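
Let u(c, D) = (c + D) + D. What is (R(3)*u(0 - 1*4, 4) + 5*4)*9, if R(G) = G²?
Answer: 504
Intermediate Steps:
u(c, D) = c + 2*D (u(c, D) = (D + c) + D = c + 2*D)
(R(3)*u(0 - 1*4, 4) + 5*4)*9 = (3²*((0 - 1*4) + 2*4) + 5*4)*9 = (9*((0 - 4) + 8) + 20)*9 = (9*(-4 + 8) + 20)*9 = (9*4 + 20)*9 = (36 + 20)*9 = 56*9 = 504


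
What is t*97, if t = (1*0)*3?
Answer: 0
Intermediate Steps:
t = 0 (t = 0*3 = 0)
t*97 = 0*97 = 0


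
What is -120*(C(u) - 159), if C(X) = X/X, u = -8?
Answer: 18960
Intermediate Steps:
C(X) = 1
-120*(C(u) - 159) = -120*(1 - 159) = -120*(-158) = 18960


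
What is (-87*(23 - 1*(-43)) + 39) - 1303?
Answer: -7006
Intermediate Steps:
(-87*(23 - 1*(-43)) + 39) - 1303 = (-87*(23 + 43) + 39) - 1303 = (-87*66 + 39) - 1303 = (-5742 + 39) - 1303 = -5703 - 1303 = -7006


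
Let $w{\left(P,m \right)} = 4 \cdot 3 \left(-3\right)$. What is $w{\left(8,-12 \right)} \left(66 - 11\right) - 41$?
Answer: $-2021$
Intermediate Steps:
$w{\left(P,m \right)} = -36$ ($w{\left(P,m \right)} = 12 \left(-3\right) = -36$)
$w{\left(8,-12 \right)} \left(66 - 11\right) - 41 = - 36 \left(66 - 11\right) - 41 = \left(-36\right) 55 - 41 = -1980 - 41 = -2021$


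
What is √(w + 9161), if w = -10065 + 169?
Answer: 7*I*√15 ≈ 27.111*I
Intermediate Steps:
w = -9896
√(w + 9161) = √(-9896 + 9161) = √(-735) = 7*I*√15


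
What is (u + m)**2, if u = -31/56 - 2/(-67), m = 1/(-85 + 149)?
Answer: 232593001/900960256 ≈ 0.25816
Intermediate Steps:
m = 1/64 ≈ 0.015625
u = -1965/3752 (u = -31*1/56 - 2*(-1/67) = -31/56 + 2/67 = -1965/3752 ≈ -0.52372)
(u + m)**2 = (-1965/3752 + 1/64)**2 = (-15251/30016)**2 = 232593001/900960256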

## Your objective
The records above should be printed in full, exactly as they appear.

## Exercise answer
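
Let u(c, D) = (c + D) + D. What is (R(3)*u(0 - 1*4, 4) + 5*4)*9, if R(G) = G²?
Answer: 504
Intermediate Steps:
u(c, D) = c + 2*D (u(c, D) = (D + c) + D = c + 2*D)
(R(3)*u(0 - 1*4, 4) + 5*4)*9 = (3²*((0 - 1*4) + 2*4) + 5*4)*9 = (9*((0 - 4) + 8) + 20)*9 = (9*(-4 + 8) + 20)*9 = (9*4 + 20)*9 = (36 + 20)*9 = 56*9 = 504


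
What is t*97, if t = (1*0)*3?
Answer: 0
Intermediate Steps:
t = 0 (t = 0*3 = 0)
t*97 = 0*97 = 0


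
What is -120*(C(u) - 159), if C(X) = X/X, u = -8?
Answer: 18960
Intermediate Steps:
C(X) = 1
-120*(C(u) - 159) = -120*(1 - 159) = -120*(-158) = 18960


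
What is (-87*(23 - 1*(-43)) + 39) - 1303?
Answer: -7006
Intermediate Steps:
(-87*(23 - 1*(-43)) + 39) - 1303 = (-87*(23 + 43) + 39) - 1303 = (-87*66 + 39) - 1303 = (-5742 + 39) - 1303 = -5703 - 1303 = -7006


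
Let $w{\left(P,m \right)} = 4 \cdot 3 \left(-3\right)$. What is $w{\left(8,-12 \right)} \left(66 - 11\right) - 41$?
Answer: $-2021$
Intermediate Steps:
$w{\left(P,m \right)} = -36$ ($w{\left(P,m \right)} = 12 \left(-3\right) = -36$)
$w{\left(8,-12 \right)} \left(66 - 11\right) - 41 = - 36 \left(66 - 11\right) - 41 = \left(-36\right) 55 - 41 = -1980 - 41 = -2021$


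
What is √(w + 9161), if w = -10065 + 169?
Answer: 7*I*√15 ≈ 27.111*I
Intermediate Steps:
w = -9896
√(w + 9161) = √(-9896 + 9161) = √(-735) = 7*I*√15


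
What is (u + m)**2, if u = -31/56 - 2/(-67), m = 1/(-85 + 149)?
Answer: 232593001/900960256 ≈ 0.25816
Intermediate Steps:
m = 1/64 ≈ 0.015625
u = -1965/3752 (u = -31*1/56 - 2*(-1/67) = -31/56 + 2/67 = -1965/3752 ≈ -0.52372)
(u + m)**2 = (-1965/3752 + 1/64)**2 = (-15251/30016)**2 = 232593001/900960256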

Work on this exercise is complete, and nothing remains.